**WHAT TO DO:** Write out the whole listing without a single alteration.
-- RECORDED DATA follows --
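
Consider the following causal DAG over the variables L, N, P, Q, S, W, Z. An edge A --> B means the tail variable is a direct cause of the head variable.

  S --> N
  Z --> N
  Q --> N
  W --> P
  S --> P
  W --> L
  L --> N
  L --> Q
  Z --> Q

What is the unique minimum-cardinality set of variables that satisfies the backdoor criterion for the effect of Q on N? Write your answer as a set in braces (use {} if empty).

Variables eligible for adjustment (non-descendants of Q, excluding Q and N): {L, P, S, W, Z}.
Backdoor paths from Q to N:
  P1: Q <- Z -> N
  P2: Q <- L <- W -> P <- S -> N
  P3: Q <- L -> N
The empty set is not sufficient: P1 (Q <- Z -> N) has no collider blocking it and no conditioned non-collider, so it is open.
Try {L, Z}:
  P1: blocked at fork node Z ∈ conditioning set.
  P2: blocked at chain node L ∈ conditioning set.
  P3: blocked at fork node L ∈ conditioning set.
{L, Z} contains no descendant of Q and blocks every backdoor path.
Every element of {L, Z} is needed (dropping L leaves P3 open; dropping Z leaves P1 open), so no proper subset is valid.
Among all size-2 subsets of the eligible variables, only {L, Z} blocks every backdoor path, so it is the unique smallest valid adjustment set.

{L, Z}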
-- RECORDED DATA concluded --
**EXERCISE SOLUTION:**
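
Consider the following causal DAG over the variables L, N, P, Q, S, W, Z. An edge A --> B means the tail variable is a direct cause of the head variable.

  S --> N
  Z --> N
  Q --> N
  W --> P
  S --> P
  W --> L
  L --> N
  L --> Q
  Z --> Q

What is the unique minimum-cardinality set of variables that satisfies the backdoor criterion for the effect of Q on N? Write your answer as a set in braces (use {} if empty).

Variables eligible for adjustment (non-descendants of Q, excluding Q and N): {L, P, S, W, Z}.
Backdoor paths from Q to N:
  P1: Q <- Z -> N
  P2: Q <- L <- W -> P <- S -> N
  P3: Q <- L -> N
The empty set is not sufficient: P1 (Q <- Z -> N) has no collider blocking it and no conditioned non-collider, so it is open.
Try {L, Z}:
  P1: blocked at fork node Z ∈ conditioning set.
  P2: blocked at chain node L ∈ conditioning set.
  P3: blocked at fork node L ∈ conditioning set.
{L, Z} contains no descendant of Q and blocks every backdoor path.
Every element of {L, Z} is needed (dropping L leaves P3 open; dropping Z leaves P1 open), so no proper subset is valid.
Among all size-2 subsets of the eligible variables, only {L, Z} blocks every backdoor path, so it is the unique smallest valid adjustment set.

{L, Z}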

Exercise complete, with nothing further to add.